* _Task details_
Within the following material, tally each line that contains the string "connecting". Give the tally only.

* _Study material_
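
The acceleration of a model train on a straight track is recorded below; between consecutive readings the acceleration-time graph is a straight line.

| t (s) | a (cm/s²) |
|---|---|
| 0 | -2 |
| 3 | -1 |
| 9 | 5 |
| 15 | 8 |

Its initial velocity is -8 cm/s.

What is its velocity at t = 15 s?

38.5 cm/s

Δv equals the area under the a-t graph; then v = v₀ + Δv.
0–3 s: ½(-2 + -1)(3) = -4.5 cm/s
3–9 s: ½(-1 + 5)(6) = 12 cm/s
9–15 s: ½(5 + 8)(6) = 39 cm/s
Δv = 46.5 cm/s, so v(15) = -8 + (46.5) = 38.5 cm/s.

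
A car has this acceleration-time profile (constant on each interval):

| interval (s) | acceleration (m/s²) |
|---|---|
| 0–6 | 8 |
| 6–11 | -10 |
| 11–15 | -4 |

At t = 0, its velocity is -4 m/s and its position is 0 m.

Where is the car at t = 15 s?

159 m

On each constant-a segment, Δv = aΔt and Δx = v₀Δt + ½aΔt²; chain segment to segment.
0–6 s: v starts -4 m/s; Δx = -4·6 + ½·8·6² = 120 m; v ends 44 m/s.
6–11 s: v starts 44 m/s; Δx = 44·5 + ½·-10·5² = 95 m; v ends -6 m/s.
11–15 s: v starts -6 m/s; Δx = -6·4 + ½·-4·4² = -56 m; v ends -22 m/s.
x(15) = 0 + Σ Δx = 159 m.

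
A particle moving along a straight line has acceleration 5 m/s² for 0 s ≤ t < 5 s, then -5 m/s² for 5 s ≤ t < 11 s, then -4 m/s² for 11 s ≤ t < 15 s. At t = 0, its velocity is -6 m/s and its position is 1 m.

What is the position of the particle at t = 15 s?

-18.5 m

On each constant-a segment, Δv = aΔt and Δx = v₀Δt + ½aΔt²; chain segment to segment.
0–5 s: v starts -6 m/s; Δx = -6·5 + ½·5·5² = 32.5 m; v ends 19 m/s.
5–11 s: v starts 19 m/s; Δx = 19·6 + ½·-5·6² = 24 m; v ends -11 m/s.
11–15 s: v starts -11 m/s; Δx = -11·4 + ½·-4·4² = -76 m; v ends -27 m/s.
x(15) = 1 + Σ Δx = -18.5 m.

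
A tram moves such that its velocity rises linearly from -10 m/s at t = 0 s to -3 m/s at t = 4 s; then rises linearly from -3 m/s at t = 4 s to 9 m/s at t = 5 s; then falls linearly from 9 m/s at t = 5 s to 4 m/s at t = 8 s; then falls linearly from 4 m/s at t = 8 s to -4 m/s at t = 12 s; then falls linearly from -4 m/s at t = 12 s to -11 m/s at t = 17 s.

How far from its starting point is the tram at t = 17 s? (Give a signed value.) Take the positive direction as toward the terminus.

Net displacement equals the area under the velocity-time graph (areas below the axis count negative).
0–4 s: ½(-10 + -3)(4) = -26 m
4–5 s: ½(-3 + 9)(1) = 3 m
5–8 s: ½(9 + 4)(3) = 19.5 m
8–12 s: ½(4 + -4)(4) = 0 m
12–17 s: ½(-4 + -11)(5) = -37.5 m
Net displacement = -41 m

-41 m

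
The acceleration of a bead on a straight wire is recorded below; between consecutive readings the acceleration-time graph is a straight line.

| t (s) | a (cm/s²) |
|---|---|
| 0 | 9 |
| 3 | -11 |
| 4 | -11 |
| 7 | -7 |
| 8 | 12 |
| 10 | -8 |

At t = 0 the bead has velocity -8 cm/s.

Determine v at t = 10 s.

Δv equals the area under the a-t graph; then v = v₀ + Δv.
0–3 s: ½(9 + -11)(3) = -3 cm/s
3–4 s: -11 × 1 = -11 cm/s
4–7 s: ½(-11 + -7)(3) = -27 cm/s
7–8 s: ½(-7 + 12)(1) = 2.5 cm/s
8–10 s: ½(12 + -8)(2) = 4 cm/s
Δv = -34.5 cm/s, so v(10) = -8 + (-34.5) = -42.5 cm/s.

-42.5 cm/s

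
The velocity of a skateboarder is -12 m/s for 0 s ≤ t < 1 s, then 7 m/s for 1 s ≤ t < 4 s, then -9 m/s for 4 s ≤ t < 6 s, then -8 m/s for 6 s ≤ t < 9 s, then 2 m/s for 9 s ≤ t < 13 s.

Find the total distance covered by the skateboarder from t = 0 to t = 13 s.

83 m

Total distance travelled is ∫|v| dt — sum the magnitudes of each area piece.
0–1 s: |-12| × 1 = 12 m
1–4 s: |7| × 3 = 21 m
4–6 s: |-9| × 2 = 18 m
6–9 s: |-8| × 3 = 24 m
9–13 s: |2| × 4 = 8 m
Total distance = 83 m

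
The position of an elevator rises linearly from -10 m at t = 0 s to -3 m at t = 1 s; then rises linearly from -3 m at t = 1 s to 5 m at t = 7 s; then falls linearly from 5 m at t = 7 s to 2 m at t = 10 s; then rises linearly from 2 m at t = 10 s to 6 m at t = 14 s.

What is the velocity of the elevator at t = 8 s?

-1 m/s

Velocity is the slope of the x-t graph on 7–10 s: (2 − 5)/(10 − 7) = -1 m/s.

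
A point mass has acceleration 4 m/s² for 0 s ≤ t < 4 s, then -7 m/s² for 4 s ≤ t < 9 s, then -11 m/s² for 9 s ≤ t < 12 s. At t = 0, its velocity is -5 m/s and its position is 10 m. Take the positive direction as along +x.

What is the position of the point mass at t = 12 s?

On each constant-a segment, Δv = aΔt and Δx = v₀Δt + ½aΔt²; chain segment to segment.
0–4 s: v starts -5 m/s; Δx = -5·4 + ½·4·4² = 12 m; v ends 11 m/s.
4–9 s: v starts 11 m/s; Δx = 11·5 + ½·-7·5² = -32.5 m; v ends -24 m/s.
9–12 s: v starts -24 m/s; Δx = -24·3 + ½·-11·3² = -121.5 m; v ends -57 m/s.
x(12) = 10 + Σ Δx = -132 m.

-132 m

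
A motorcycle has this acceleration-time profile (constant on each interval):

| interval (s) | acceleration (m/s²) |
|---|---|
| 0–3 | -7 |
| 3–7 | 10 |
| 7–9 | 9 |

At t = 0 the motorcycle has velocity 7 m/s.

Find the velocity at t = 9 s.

Δv equals the area under the a-t graph; then v = v₀ + Δv.
0–3 s: -7 × 3 = -21 m/s
3–7 s: 10 × 4 = 40 m/s
7–9 s: 9 × 2 = 18 m/s
Δv = 37 m/s, so v(9) = 7 + (37) = 44 m/s.

44 m/s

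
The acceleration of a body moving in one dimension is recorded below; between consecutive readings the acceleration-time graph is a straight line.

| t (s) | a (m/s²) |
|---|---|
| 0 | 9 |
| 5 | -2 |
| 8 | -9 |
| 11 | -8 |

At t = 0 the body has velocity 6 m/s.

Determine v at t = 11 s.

-18.5 m/s

Δv equals the area under the a-t graph; then v = v₀ + Δv.
0–5 s: ½(9 + -2)(5) = 17.5 m/s
5–8 s: ½(-2 + -9)(3) = -16.5 m/s
8–11 s: ½(-9 + -8)(3) = -25.5 m/s
Δv = -24.5 m/s, so v(11) = 6 + (-24.5) = -18.5 m/s.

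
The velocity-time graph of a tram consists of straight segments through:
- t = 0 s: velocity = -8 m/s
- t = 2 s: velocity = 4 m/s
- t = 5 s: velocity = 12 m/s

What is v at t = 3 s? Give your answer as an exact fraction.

20/3 m/s

On 2–5 s the graph is linear from 4 to 12 m/s: v(3) = 4 + (12 − 4)·(3 − 2)/(5 − 2) = 20/3 m/s.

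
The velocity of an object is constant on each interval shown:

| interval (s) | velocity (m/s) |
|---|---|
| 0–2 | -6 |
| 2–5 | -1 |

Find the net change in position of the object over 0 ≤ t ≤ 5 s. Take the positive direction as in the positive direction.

Displacement is the signed area under the v-t curve.
0–2 s: -6 × 2 = -12 m
2–5 s: -1 × 3 = -3 m
Net displacement = -15 m

-15 m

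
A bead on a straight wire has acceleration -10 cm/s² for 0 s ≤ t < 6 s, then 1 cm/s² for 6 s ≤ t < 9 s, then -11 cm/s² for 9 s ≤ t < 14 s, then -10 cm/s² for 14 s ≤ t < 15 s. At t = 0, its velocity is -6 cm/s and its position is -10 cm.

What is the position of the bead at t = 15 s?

-995 cm

On each constant-a segment, Δv = aΔt and Δx = v₀Δt + ½aΔt²; chain segment to segment.
0–6 s: v starts -6 cm/s; Δx = -6·6 + ½·-10·6² = -216 cm; v ends -66 cm/s.
6–9 s: v starts -66 cm/s; Δx = -66·3 + ½·1·3² = -193.5 cm; v ends -63 cm/s.
9–14 s: v starts -63 cm/s; Δx = -63·5 + ½·-11·5² = -452.5 cm; v ends -118 cm/s.
14–15 s: v starts -118 cm/s; Δx = -118·1 + ½·-10·1² = -123 cm; v ends -128 cm/s.
x(15) = -10 + Σ Δx = -995 cm.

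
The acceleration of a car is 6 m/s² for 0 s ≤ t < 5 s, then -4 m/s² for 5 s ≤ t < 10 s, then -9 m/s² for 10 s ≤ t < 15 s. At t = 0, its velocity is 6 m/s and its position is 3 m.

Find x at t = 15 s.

On each constant-a segment, Δv = aΔt and Δx = v₀Δt + ½aΔt²; chain segment to segment.
0–5 s: v starts 6 m/s; Δx = 6·5 + ½·6·5² = 105 m; v ends 36 m/s.
5–10 s: v starts 36 m/s; Δx = 36·5 + ½·-4·5² = 130 m; v ends 16 m/s.
10–15 s: v starts 16 m/s; Δx = 16·5 + ½·-9·5² = -32.5 m; v ends -29 m/s.
x(15) = 3 + Σ Δx = 205.5 m.

205.5 m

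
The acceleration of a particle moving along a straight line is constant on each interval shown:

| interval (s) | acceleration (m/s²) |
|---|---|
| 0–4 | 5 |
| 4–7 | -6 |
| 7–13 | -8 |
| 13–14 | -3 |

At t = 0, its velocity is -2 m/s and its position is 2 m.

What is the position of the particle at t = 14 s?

-132.5 m

On each constant-a segment, Δv = aΔt and Δx = v₀Δt + ½aΔt²; chain segment to segment.
0–4 s: v starts -2 m/s; Δx = -2·4 + ½·5·4² = 32 m; v ends 18 m/s.
4–7 s: v starts 18 m/s; Δx = 18·3 + ½·-6·3² = 27 m; v ends 0 m/s.
7–13 s: v starts 0 m/s; Δx = 0·6 + ½·-8·6² = -144 m; v ends -48 m/s.
13–14 s: v starts -48 m/s; Δx = -48·1 + ½·-3·1² = -49.5 m; v ends -51 m/s.
x(14) = 2 + Σ Δx = -132.5 m.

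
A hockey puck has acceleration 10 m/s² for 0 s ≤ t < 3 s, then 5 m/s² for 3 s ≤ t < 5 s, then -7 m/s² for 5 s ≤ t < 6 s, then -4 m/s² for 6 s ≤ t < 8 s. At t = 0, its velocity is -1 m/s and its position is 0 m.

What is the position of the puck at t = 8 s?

On each constant-a segment, Δv = aΔt and Δx = v₀Δt + ½aΔt²; chain segment to segment.
0–3 s: v starts -1 m/s; Δx = -1·3 + ½·10·3² = 42 m; v ends 29 m/s.
3–5 s: v starts 29 m/s; Δx = 29·2 + ½·5·2² = 68 m; v ends 39 m/s.
5–6 s: v starts 39 m/s; Δx = 39·1 + ½·-7·1² = 35.5 m; v ends 32 m/s.
6–8 s: v starts 32 m/s; Δx = 32·2 + ½·-4·2² = 56 m; v ends 24 m/s.
x(8) = 0 + Σ Δx = 201.5 m.

201.5 m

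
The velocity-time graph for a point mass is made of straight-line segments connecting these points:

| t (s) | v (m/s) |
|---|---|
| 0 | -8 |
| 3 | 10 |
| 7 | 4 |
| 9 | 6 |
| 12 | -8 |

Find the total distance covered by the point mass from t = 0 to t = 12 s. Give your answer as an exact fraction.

Distance (not displacement) is the total path length: add the absolute areas under v-t.
0–3 s: v = 0 at t = 4/3 s; triangle areas 16/3 + 25/3 = 41/3 m
3–7 s: |½(10 + 4)(4)| = 28 m
7–9 s: |½(4 + 6)(2)| = 10 m
9–12 s: v = 0 at t = 72/7 s; triangle areas 27/7 + 48/7 = 75/7 m
Total distance = 1310/21 m

1310/21 m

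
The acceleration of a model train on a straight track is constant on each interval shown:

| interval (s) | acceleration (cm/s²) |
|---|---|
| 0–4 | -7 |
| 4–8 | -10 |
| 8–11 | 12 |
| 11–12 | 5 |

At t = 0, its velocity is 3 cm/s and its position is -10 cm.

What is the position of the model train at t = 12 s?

-401.5 cm

On each constant-a segment, Δv = aΔt and Δx = v₀Δt + ½aΔt²; chain segment to segment.
0–4 s: v starts 3 cm/s; Δx = 3·4 + ½·-7·4² = -44 cm; v ends -25 cm/s.
4–8 s: v starts -25 cm/s; Δx = -25·4 + ½·-10·4² = -180 cm; v ends -65 cm/s.
8–11 s: v starts -65 cm/s; Δx = -65·3 + ½·12·3² = -141 cm; v ends -29 cm/s.
11–12 s: v starts -29 cm/s; Δx = -29·1 + ½·5·1² = -26.5 cm; v ends -24 cm/s.
x(12) = -10 + Σ Δx = -401.5 cm.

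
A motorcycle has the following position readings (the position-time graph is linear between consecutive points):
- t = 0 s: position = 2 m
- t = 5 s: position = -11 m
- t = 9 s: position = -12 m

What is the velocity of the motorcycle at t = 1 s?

Velocity is the slope of the x-t graph on 0–5 s: (-11 − 2)/(5 − 0) = -2.6 m/s.

-2.6 m/s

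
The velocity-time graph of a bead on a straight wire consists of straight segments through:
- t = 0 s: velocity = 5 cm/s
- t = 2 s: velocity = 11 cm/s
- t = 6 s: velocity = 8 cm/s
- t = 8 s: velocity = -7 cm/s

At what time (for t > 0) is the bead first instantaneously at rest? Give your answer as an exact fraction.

t = 106/15 s

v changes sign on 6–8 s (from 8 to -7); the graph is linear there, so v = 0 at t = 6 + (-8)·(8 − 6)/(-7 − 8) = 106/15 s.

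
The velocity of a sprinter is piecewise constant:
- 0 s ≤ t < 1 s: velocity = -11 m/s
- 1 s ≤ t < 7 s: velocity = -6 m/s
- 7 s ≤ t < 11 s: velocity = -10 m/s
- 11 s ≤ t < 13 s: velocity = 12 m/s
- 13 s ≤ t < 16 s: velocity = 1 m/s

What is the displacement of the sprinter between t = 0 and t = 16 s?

Net displacement equals the area under the velocity-time graph (areas below the axis count negative).
0–1 s: -11 × 1 = -11 m
1–7 s: -6 × 6 = -36 m
7–11 s: -10 × 4 = -40 m
11–13 s: 12 × 2 = 24 m
13–16 s: 1 × 3 = 3 m
Net displacement = -60 m

-60 m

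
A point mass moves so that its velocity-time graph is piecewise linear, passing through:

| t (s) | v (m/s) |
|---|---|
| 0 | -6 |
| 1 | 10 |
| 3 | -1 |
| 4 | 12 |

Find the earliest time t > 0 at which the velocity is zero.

t = 0.375 s

v changes sign on 0–1 s (from -6 to 10); the graph is linear there, so v = 0 at t = 0 + (6)·(1 − 0)/(10 − -6) = 0.375 s.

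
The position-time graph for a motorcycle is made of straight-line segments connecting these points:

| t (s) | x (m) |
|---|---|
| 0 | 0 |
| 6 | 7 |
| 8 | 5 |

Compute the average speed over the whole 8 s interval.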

* _Answer to the problem_
2